Exercise - Would you return the entries exactly, with every line intact?

Items from a dataset -
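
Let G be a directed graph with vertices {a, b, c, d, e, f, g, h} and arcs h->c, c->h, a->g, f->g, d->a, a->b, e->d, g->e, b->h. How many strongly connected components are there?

{a, d, e, g} are all mutually reachable — one SCC of size 4.
{c, h} are all mutually reachable — one SCC of size 2.
{f} is an SCC by itself.
{b} is an SCC by itself.
That gives 4 strongly connected components.

4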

Answer -
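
Let G be a directed graph with vertices {a, b, c, d, e, f, g, h} and arcs h->c, c->h, a->g, f->g, d->a, a->b, e->d, g->e, b->h. How many strongly connected components are there?

{a, d, e, g} are all mutually reachable — one SCC of size 4.
{c, h} are all mutually reachable — one SCC of size 2.
{f} is an SCC by itself.
{b} is an SCC by itself.
That gives 4 strongly connected components.

4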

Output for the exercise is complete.